Saved entries:
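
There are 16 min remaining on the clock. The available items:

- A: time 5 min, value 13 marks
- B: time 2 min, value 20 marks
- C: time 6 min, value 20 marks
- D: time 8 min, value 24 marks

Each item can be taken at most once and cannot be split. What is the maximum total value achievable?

64 marks

Check high-value combinations within 16 min:
- B+C+D: time 2+6+8=16, value 20+20+24=64
- A+B+D: time 5+2+8=15, value 13+20+24=57
- A+B+C: time 5+2+6=13, value 13+20+20=53
Best: 64 marks.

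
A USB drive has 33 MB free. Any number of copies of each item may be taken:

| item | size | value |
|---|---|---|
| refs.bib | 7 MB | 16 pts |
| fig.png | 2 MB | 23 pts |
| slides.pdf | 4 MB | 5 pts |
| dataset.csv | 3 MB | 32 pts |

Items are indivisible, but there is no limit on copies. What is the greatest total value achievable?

377 pts

Best value-per-unit is fig.png at 23/2; filling with it alone gives 16×23 = 368.
Optimal mix: 15×fig.png + 1×dataset.csv → size 33, value 377.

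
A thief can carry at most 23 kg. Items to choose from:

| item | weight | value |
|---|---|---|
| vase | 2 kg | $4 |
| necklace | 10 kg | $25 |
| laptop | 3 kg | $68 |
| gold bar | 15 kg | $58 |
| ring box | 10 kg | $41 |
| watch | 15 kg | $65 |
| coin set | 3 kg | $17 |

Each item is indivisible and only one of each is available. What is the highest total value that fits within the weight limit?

$154

Check high-value combinations within 23 kg:
- vase+laptop+watch+coin set: weight 2+3+15+3=23, value 4+68+65+17=154
- laptop+watch+coin set: weight 3+15+3=21, value 68+65+17=150
- vase+laptop+gold bar+coin set: weight 2+3+15+3=23, value 4+68+58+17=147
- laptop+gold bar+coin set: weight 3+15+3=21, value 68+58+17=143
- vase+laptop+watch: weight 2+3+15=20, value 4+68+65=137
Best: $154.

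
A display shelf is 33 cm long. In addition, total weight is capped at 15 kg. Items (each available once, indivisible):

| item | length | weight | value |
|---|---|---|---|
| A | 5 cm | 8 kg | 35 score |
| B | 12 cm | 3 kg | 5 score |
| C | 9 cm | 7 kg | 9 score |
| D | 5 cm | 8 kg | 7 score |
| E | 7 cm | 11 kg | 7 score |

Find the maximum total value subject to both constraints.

Feasible sets respecting both limits:
- A+C: length 14, weight 15, value 44
- A+B: length 17, weight 11, value 40
- A: length 5, weight 8, value 35
Best: 44 score.

44 score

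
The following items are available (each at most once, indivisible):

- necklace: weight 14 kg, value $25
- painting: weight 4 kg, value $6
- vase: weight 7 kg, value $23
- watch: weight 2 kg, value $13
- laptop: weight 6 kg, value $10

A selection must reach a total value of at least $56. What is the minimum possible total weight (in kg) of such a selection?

Subsets with value ≥ 56, sorted by total weight:
- necklace+vase+watch: weight 23, value 61
- necklace+painting+vase+watch: weight 27, value 67
- necklace+vase+laptop: weight 27, value 58
- necklace+vase+watch+laptop: weight 29, value 71
Minimum weight: 23 kg.

23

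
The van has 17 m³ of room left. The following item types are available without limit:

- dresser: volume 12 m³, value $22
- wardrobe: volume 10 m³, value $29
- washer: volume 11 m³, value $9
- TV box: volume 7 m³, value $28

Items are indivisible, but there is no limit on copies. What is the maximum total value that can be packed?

$57

Best value-per-unit is TV box at 28/7; filling with it alone gives 2×28 = 56.
Optimal mix: 1×wardrobe + 1×TV box → volume 17, value 57.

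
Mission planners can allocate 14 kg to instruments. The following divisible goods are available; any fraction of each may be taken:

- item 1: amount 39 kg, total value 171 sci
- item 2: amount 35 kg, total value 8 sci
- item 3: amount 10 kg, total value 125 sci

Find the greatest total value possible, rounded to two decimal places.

142.54

Take in order of value per unit:
- item 3 (125/10 per unit): all 10 → value 125, running total 125.00
- item 1 (171/39 per unit): 4 of 39 → value 4×171/39 = 17.5385, running total 142.54
Total 142.54.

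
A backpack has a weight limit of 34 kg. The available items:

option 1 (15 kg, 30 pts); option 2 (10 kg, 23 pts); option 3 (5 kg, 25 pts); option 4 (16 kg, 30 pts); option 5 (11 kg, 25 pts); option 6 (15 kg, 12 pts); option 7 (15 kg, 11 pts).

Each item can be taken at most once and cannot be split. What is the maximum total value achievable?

This is a 0/1 knapsack; check combinations near the capacity.
- option 1+option 3+option 5: weight 15+5+11=31, value 30+25+25=80
- option 3+option 4+option 5: weight 5+16+11=32, value 25+30+25=80
- option 1+option 2+option 3: weight 15+10+5=30, value 30+23+25=78
Best: 80 pts.

80 pts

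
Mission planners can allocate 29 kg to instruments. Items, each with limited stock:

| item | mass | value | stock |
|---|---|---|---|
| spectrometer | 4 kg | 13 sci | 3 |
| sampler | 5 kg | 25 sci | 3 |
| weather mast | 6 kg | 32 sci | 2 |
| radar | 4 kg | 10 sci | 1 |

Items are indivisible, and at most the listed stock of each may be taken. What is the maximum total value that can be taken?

Best selections within mass 29 and stock limits:
- 3×sampler + 2×weather mast: mass 27, value 139
- 2×spectrometer + 3×sampler + 1×weather mast: mass 29, value 133
- 1×spectrometer + 3×sampler + 1×weather mast + 1×radar: mass 29, value 130
- 3×spectrometer + 1×sampler + 2×weather mast: mass 29, value 128
Best: 139 sci.

139 sci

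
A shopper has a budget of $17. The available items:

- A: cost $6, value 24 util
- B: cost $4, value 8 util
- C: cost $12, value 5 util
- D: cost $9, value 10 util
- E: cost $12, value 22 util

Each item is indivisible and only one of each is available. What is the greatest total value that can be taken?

34 util

Check high-value combinations within $17:
- A+D: cost 6+9=15, value 24+10=34
- A+B: cost 6+4=10, value 24+8=32
- B+E: cost 4+12=16, value 8+22=30
- A: cost 6, value 24
Best: 34 util.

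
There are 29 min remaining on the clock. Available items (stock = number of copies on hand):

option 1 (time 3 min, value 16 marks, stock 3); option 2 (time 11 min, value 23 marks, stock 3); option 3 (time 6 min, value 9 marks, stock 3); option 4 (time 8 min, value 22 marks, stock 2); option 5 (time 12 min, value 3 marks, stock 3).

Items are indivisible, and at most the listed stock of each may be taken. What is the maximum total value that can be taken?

93 marks

Best selections within time 29 and stock limits:
- 3×option 1 + 1×option 2 + 1×option 4: time 28, value 93
- 3×option 1 + 2×option 4: time 25, value 92
- 3×option 1 + 2×option 3 + 1×option 4: time 29, value 88
Best: 93 marks.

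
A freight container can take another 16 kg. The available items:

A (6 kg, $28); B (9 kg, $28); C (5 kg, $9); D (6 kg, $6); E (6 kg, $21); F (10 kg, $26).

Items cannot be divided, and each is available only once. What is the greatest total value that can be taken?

This is a 0/1 knapsack; check combinations near the capacity.
- A+B: weight 6+9=15, value 28+28=56
- A+F: weight 6+10=16, value 28+26=54
- A+E: weight 6+6=12, value 28+21=49
- B+E: weight 9+6=15, value 28+21=49
Best: $56.

$56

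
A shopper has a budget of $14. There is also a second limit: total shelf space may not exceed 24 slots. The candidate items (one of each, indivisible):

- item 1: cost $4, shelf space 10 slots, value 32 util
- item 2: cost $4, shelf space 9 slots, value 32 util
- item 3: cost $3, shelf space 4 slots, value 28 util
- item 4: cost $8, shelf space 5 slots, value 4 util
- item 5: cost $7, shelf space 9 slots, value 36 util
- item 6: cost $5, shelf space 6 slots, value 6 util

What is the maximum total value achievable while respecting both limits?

96 util

Feasible sets respecting both limits:
- item 1+item 3+item 5: cost 14, shelf space 23, value 96
- item 2+item 3+item 5: cost 14, shelf space 22, value 96
- item 1+item 2+item 3: cost 11, shelf space 23, value 92
Best: 96 util.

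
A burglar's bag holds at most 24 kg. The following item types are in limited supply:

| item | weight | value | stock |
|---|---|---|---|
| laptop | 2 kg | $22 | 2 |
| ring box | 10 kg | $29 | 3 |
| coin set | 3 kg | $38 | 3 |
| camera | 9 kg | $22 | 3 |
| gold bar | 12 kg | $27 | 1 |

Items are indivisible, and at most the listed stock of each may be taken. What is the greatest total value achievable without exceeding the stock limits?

Best selections within weight 24 and stock limits:
- 2×laptop + 1×ring box + 3×coin set: weight 23, value 187
- 2×laptop + 3×coin set + 1×camera: weight 22, value 180
- 1×laptop + 1×ring box + 3×coin set: weight 21, value 165
Best: $187.

$187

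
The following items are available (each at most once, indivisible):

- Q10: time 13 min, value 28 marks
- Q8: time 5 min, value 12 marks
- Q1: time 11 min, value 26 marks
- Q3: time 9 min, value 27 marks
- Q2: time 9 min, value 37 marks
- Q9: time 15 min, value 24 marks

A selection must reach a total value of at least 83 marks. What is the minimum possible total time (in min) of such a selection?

Subsets with value ≥ 83, sorted by total time:
- Q1+Q3+Q2: time 29, value 90
- Q10+Q3+Q2: time 31, value 92
Minimum time: 29 min.

29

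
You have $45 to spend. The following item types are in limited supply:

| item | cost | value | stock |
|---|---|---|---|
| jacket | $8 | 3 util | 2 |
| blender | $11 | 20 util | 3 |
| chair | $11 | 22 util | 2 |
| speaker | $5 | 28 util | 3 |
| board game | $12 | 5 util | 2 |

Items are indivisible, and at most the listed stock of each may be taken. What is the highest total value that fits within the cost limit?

Best selections within cost 45 and stock limits:
- 1×jacket + 2×chair + 3×speaker: cost 45, value 131
- 1×jacket + 1×blender + 1×chair + 3×speaker: cost 45, value 129
- 2×chair + 3×speaker: cost 37, value 128
Best: 131 util.

131 util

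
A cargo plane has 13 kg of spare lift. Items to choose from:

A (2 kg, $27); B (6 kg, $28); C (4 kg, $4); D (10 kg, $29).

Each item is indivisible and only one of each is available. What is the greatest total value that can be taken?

$59

Check high-value combinations within 13 kg:
- A+B+C: weight 2+6+4=12, value 27+28+4=59
- A+D: weight 2+10=12, value 27+29=56
- A+B: weight 2+6=8, value 27+28=55
- B+C: weight 6+4=10, value 28+4=32
Best: $59.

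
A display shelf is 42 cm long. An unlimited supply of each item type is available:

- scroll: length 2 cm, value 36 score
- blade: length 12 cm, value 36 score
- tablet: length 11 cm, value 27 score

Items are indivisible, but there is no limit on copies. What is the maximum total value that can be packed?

756 score

Best value-per-unit is scroll at 36/2, and filling with it alone uses length 21×2=42. No mix of the others beats 21×36 = 756.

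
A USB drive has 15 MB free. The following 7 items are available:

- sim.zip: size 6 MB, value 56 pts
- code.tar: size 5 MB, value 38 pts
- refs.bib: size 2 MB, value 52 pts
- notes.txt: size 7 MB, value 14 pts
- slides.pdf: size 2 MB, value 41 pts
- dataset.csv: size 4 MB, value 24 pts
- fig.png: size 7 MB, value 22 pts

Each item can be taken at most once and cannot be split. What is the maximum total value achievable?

Check high-value combinations within 15 MB:
- sim.zip+code.tar+refs.bib+slides.pdf: size 6+5+2+2=15, value 56+38+52+41=187
- sim.zip+refs.bib+slides.pdf+dataset.csv: size 6+2+2+4=14, value 56+52+41+24=173
- code.tar+refs.bib+slides.pdf+dataset.csv: size 5+2+2+4=13, value 38+52+41+24=155
- sim.zip+refs.bib+slides.pdf: size 6+2+2=10, value 56+52+41=149
Best: 187 pts.

187 pts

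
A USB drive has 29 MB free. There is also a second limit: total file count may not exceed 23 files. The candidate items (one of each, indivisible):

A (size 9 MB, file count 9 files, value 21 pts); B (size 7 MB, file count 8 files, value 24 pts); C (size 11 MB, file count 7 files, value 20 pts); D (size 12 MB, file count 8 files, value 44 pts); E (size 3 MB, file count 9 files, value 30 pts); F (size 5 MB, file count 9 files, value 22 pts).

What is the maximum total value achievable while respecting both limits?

74 pts

Feasible sets respecting both limits:
- D+E: size 15, file count 17, value 74
- B+D: size 19, file count 16, value 68
- D+F: size 17, file count 17, value 66
- A+D: size 21, file count 17, value 65
Best: 74 pts.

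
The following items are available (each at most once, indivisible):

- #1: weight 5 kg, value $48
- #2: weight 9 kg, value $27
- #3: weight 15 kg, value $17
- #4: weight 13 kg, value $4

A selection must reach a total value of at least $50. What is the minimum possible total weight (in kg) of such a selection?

Subsets with value ≥ 50, sorted by total weight:
- #1+#2: weight 14, value 75
- #1+#4: weight 18, value 52
Minimum weight: 14 kg.

14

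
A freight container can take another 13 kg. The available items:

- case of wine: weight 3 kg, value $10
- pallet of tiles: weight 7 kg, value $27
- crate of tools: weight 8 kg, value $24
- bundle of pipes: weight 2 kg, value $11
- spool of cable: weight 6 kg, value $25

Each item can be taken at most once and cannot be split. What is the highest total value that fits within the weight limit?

Check high-value combinations within 13 kg:
- pallet of tiles+spool of cable: weight 7+6=13, value 27+25=52
- case of wine+pallet of tiles+bundle of pipes: weight 3+7+2=12, value 10+27+11=48
- case of wine+bundle of pipes+spool of cable: weight 3+2+6=11, value 10+11+25=46
- case of wine+crate of tools+bundle of pipes: weight 3+8+2=13, value 10+24+11=45
- pallet of tiles+bundle of pipes: weight 7+2=9, value 27+11=38
Best: $52.

$52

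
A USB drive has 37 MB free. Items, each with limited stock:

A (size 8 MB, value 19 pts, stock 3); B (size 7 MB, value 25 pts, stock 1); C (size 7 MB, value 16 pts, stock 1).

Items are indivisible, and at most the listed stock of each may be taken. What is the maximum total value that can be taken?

Best selections within size 37 and stock limits:
- 3×A + 1×B: size 31, value 82
- 2×A + 1×B + 1×C: size 30, value 79
- 3×A + 1×C: size 31, value 73
- 2×A + 1×B: size 23, value 63
Best: 82 pts.

82 pts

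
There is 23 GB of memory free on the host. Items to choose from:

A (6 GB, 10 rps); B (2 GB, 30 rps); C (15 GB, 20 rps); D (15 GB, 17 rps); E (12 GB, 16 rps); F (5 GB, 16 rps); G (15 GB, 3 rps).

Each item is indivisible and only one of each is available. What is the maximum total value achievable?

Check high-value combinations within 23 GB:
- B+C+F: memory 2+15+5=22, value 30+20+16=66
- B+D+F: memory 2+15+5=22, value 30+17+16=63
- B+E+F: memory 2+12+5=19, value 30+16+16=62
- A+B+C: memory 6+2+15=23, value 10+30+20=60
Best: 66 rps.

66 rps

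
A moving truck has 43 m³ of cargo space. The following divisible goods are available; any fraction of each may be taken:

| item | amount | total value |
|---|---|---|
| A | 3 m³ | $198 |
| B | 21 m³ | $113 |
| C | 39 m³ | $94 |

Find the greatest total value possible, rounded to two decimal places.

356.79

Take in order of value per unit:
- A (198/3 per unit): all 3 → value 198, running total 198.00
- B (113/21 per unit): all 21 → value 113, running total 311.00
- C (94/39 per unit): 19 of 39 → value 19×94/39 = 45.7949, running total 356.79
Total 356.79.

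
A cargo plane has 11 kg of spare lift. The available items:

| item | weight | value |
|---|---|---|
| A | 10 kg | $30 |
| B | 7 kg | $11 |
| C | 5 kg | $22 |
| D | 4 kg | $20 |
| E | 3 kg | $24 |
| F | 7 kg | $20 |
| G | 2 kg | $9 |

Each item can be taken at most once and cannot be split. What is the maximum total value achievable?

$55

This is a 0/1 knapsack; check combinations near the capacity.
- C+E+G: weight 5+3+2=10, value 22+24+9=55
- D+E+G: weight 4+3+2=9, value 20+24+9=53
- C+D+G: weight 5+4+2=11, value 22+20+9=51
- C+E: weight 5+3=8, value 22+24=46
Best: $55.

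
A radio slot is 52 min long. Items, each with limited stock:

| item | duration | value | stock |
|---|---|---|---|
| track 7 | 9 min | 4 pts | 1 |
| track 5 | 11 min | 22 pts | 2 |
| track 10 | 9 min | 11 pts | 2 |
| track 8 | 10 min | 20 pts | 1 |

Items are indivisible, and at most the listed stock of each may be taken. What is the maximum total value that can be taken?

86 pts

Top feasible selections:
- 2×track 5 + 2×track 10 + 1×track 8: duration 50, value 86
- 1×track 7 + 2×track 5 + 1×track 10 + 1×track 8: duration 50, value 79
- 2×track 5 + 1×track 10 + 1×track 8: duration 41, value 75
- 1×track 7 + 2×track 5 + 2×track 10: duration 49, value 70
Best: 86 pts.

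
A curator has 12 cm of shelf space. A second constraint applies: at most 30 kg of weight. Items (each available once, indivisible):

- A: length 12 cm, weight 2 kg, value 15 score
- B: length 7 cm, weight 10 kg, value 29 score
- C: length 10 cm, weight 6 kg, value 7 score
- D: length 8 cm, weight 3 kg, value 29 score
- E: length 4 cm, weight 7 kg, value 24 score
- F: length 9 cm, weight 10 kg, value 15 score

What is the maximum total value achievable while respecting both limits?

Feasible sets respecting both limits:
- B+E: length 11, weight 17, value 53
- D+E: length 12, weight 10, value 53
- B: length 7, weight 10, value 29
- D: length 8, weight 3, value 29
Best: 53 score.

53 score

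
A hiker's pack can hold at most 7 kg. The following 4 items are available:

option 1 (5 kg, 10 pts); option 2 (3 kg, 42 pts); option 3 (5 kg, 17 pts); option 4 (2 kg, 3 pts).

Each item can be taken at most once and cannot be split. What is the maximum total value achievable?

Check high-value combinations within 7 kg:
- option 2+option 4: weight 3+2=5, value 42+3=45
- option 2: weight 3, value 42
- option 3+option 4: weight 5+2=7, value 17+3=20
Best: 45 pts.

45 pts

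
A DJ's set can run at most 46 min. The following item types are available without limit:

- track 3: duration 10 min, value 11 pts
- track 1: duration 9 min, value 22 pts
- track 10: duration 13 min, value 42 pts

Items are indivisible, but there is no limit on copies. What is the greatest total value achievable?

Best value-per-unit is track 10 at 42/13; filling with it alone gives 3×42 = 126.
Optimal mix: 2×track 1 + 2×track 10 → duration 44, value 128.

128 pts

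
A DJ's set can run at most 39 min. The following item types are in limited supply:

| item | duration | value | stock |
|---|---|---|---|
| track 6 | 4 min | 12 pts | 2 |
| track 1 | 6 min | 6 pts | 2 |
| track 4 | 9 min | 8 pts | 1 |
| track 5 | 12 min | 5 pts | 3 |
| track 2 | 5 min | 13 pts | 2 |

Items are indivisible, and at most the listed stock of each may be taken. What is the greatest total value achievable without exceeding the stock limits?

70 pts

Best selections within duration 39 and stock limits:
- 2×track 6 + 2×track 1 + 1×track 4 + 2×track 2: duration 39, value 70
- 2×track 6 + 1×track 1 + 1×track 4 + 2×track 2: duration 33, value 64
- 2×track 6 + 1×track 4 + 1×track 5 + 2×track 2: duration 39, value 63
Best: 70 pts.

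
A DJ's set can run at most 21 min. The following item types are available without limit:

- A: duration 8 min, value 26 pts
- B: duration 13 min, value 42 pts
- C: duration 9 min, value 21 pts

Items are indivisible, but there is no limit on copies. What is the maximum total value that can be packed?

68 pts

Best value-per-unit is A at 26/8; filling with it alone gives 2×26 = 52.
Optimal mix: 1×A + 1×B → duration 21, value 68.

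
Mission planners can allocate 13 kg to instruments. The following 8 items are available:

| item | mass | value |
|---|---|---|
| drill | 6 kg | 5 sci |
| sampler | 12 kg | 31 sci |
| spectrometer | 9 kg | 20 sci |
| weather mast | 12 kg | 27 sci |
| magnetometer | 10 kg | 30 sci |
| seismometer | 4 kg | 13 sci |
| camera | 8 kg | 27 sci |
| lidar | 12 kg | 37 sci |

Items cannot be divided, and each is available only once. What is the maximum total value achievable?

40 sci

Check high-value combinations within 13 kg:
- seismometer+camera: mass 4+8=12, value 13+27=40
- lidar: mass 12, value 37
- spectrometer+seismometer: mass 9+4=13, value 20+13=33
- sampler: mass 12, value 31
- magnetometer: mass 10, value 30
Best: 40 sci.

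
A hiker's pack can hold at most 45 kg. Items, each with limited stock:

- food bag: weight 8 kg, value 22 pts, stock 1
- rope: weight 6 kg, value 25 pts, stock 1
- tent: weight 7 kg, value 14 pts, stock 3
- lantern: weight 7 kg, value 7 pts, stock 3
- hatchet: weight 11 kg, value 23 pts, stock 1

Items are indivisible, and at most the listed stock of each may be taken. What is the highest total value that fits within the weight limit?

98 pts

Top feasible selections:
- 1×food bag + 1×rope + 2×tent + 1×hatchet: weight 39, value 98
- 1×rope + 3×tent + 1×lantern + 1×hatchet: weight 45, value 97
- 1×food bag + 1×rope + 3×tent + 1×lantern: weight 42, value 96
- 1×food bag + 1×rope + 1×tent + 1×lantern + 1×hatchet: weight 39, value 91
Best: 98 pts.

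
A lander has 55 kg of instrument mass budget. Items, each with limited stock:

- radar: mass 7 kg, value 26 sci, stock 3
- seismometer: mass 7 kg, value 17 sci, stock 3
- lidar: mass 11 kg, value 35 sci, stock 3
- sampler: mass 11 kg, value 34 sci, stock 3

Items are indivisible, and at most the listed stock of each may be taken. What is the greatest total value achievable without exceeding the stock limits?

183 sci

Best selections within mass 55 and stock limits:
- 3×radar + 3×lidar: mass 54, value 183
- 3×radar + 2×lidar + 1×sampler: mass 54, value 182
- 3×radar + 1×lidar + 2×sampler: mass 54, value 181
Best: 183 sci.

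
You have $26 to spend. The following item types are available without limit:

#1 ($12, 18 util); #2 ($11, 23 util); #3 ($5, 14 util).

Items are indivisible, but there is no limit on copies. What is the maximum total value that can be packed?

Best value-per-unit is #3 at 14/5, and filling with it alone uses cost 5×5=25. No mix of the others beats 5×14 = 70.

70 util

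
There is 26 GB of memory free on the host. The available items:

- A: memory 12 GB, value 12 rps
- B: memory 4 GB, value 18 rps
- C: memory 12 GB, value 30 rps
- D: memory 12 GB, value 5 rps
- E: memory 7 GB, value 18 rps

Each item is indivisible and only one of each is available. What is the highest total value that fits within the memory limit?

66 rps

This is a 0/1 knapsack; check combinations near the capacity.
- B+C+E: memory 4+12+7=23, value 18+30+18=66
- B+C: memory 4+12=16, value 18+30=48
- C+E: memory 12+7=19, value 30+18=48
- A+B+E: memory 12+4+7=23, value 12+18+18=48
- A+C: memory 12+12=24, value 12+30=42
Best: 66 rps.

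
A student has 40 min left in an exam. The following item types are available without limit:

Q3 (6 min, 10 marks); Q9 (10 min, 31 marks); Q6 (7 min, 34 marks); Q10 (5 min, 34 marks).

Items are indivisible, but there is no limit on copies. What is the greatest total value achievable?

Best value-per-unit is Q10 at 34/5, and filling with it alone uses time 8×5=40. No mix of the others beats 8×34 = 272.

272 marks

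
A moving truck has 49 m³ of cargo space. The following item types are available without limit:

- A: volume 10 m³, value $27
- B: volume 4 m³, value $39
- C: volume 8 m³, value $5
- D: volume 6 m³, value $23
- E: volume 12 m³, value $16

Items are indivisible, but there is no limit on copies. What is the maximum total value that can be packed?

Best value-per-unit is B at 39/4, and filling with it alone uses volume 12×4=48. No mix of the others beats 12×39 = 468.

$468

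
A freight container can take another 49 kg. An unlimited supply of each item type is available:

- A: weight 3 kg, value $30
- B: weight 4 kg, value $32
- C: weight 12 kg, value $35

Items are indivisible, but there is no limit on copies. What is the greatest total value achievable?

Best value-per-unit is A at 30/3; filling with it alone gives 16×30 = 480.
Optimal mix: 15×A + 1×B → weight 49, value 482.

$482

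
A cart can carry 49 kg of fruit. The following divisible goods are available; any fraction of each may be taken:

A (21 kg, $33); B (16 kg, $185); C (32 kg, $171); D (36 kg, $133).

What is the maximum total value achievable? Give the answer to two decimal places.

Take in order of value per unit:
- B (185/16 per unit): all 16 → value 185, running total 185.00
- C (171/32 per unit): all 32 → value 171, running total 356.00
- D (133/36 per unit): 1 of 36 → value 1×133/36 = 3.6944, running total 359.69
Total 359.69.

359.69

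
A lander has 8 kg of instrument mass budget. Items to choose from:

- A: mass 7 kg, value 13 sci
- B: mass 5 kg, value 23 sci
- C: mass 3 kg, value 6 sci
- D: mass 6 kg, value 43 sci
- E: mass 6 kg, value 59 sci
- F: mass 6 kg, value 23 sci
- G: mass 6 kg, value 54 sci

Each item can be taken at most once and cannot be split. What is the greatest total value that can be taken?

Check high-value combinations within 8 kg:
- E: mass 6, value 59
- G: mass 6, value 54
- D: mass 6, value 43
- B+C: mass 5+3=8, value 23+6=29
- B: mass 5, value 23
Best: 59 sci.

59 sci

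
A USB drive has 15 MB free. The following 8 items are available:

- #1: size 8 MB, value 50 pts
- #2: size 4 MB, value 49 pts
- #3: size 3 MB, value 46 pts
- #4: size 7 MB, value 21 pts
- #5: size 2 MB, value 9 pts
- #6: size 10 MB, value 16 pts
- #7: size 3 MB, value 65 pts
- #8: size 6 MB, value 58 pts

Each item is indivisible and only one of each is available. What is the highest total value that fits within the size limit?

181 pts

This is a 0/1 knapsack; check combinations near the capacity.
- #2+#5+#7+#8: size 4+2+3+6=15, value 49+9+65+58=181
- #3+#5+#7+#8: size 3+2+3+6=14, value 46+9+65+58=178
- #2+#7+#8: size 4+3+6=13, value 49+65+58=172
- #2+#3+#5+#7: size 4+3+2+3=12, value 49+46+9+65=169
Best: 181 pts.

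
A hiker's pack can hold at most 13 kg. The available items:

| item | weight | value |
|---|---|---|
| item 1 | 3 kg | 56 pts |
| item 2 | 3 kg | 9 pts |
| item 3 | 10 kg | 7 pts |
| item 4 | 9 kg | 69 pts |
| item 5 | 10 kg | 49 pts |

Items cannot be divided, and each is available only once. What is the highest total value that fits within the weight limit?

Check high-value combinations within 13 kg:
- item 1+item 4: weight 3+9=12, value 56+69=125
- item 1+item 5: weight 3+10=13, value 56+49=105
- item 2+item 4: weight 3+9=12, value 9+69=78
- item 4: weight 9, value 69
Best: 125 pts.

125 pts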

Activity:
Your task is to restate, word for word, only those lines above that fall between the line holding "- A: duration 8 min, value 26 pts" and the line holding "- sampler: mass 11 kg, value 34 sci, stock 3", inclusive.

Result of this task:
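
- A: duration 8 min, value 26 pts
- B: duration 13 min, value 42 pts
- C: duration 9 min, value 21 pts

Items are indivisible, but there is no limit on copies. What is the maximum total value that can be packed?

68 pts

Best value-per-unit is A at 26/8; filling with it alone gives 2×26 = 52.
Optimal mix: 1×A + 1×B → duration 21, value 68.

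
Mission planners can allocate 13 kg to instruments. The following 8 items are available:

| item | mass | value |
|---|---|---|
| drill | 6 kg | 5 sci |
| sampler | 12 kg | 31 sci |
| spectrometer | 9 kg | 20 sci |
| weather mast | 12 kg | 27 sci |
| magnetometer | 10 kg | 30 sci |
| seismometer | 4 kg | 13 sci |
| camera | 8 kg | 27 sci |
| lidar | 12 kg | 37 sci |

Items cannot be divided, and each is available only once. What is the maximum total value achievable?

40 sci

Check high-value combinations within 13 kg:
- seismometer+camera: mass 4+8=12, value 13+27=40
- lidar: mass 12, value 37
- spectrometer+seismometer: mass 9+4=13, value 20+13=33
- sampler: mass 12, value 31
- magnetometer: mass 10, value 30
Best: 40 sci.

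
A hiker's pack can hold at most 45 kg. Items, each with limited stock:

- food bag: weight 8 kg, value 22 pts, stock 1
- rope: weight 6 kg, value 25 pts, stock 1
- tent: weight 7 kg, value 14 pts, stock 3
- lantern: weight 7 kg, value 7 pts, stock 3
- hatchet: weight 11 kg, value 23 pts, stock 1

Items are indivisible, and at most the listed stock of each may be taken. What is the highest total value that fits within the weight limit?

98 pts

Top feasible selections:
- 1×food bag + 1×rope + 2×tent + 1×hatchet: weight 39, value 98
- 1×rope + 3×tent + 1×lantern + 1×hatchet: weight 45, value 97
- 1×food bag + 1×rope + 3×tent + 1×lantern: weight 42, value 96
- 1×food bag + 1×rope + 1×tent + 1×lantern + 1×hatchet: weight 39, value 91
Best: 98 pts.

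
A lander has 55 kg of instrument mass budget. Items, each with limited stock:

- radar: mass 7 kg, value 26 sci, stock 3
- seismometer: mass 7 kg, value 17 sci, stock 3
- lidar: mass 11 kg, value 35 sci, stock 3
- sampler: mass 11 kg, value 34 sci, stock 3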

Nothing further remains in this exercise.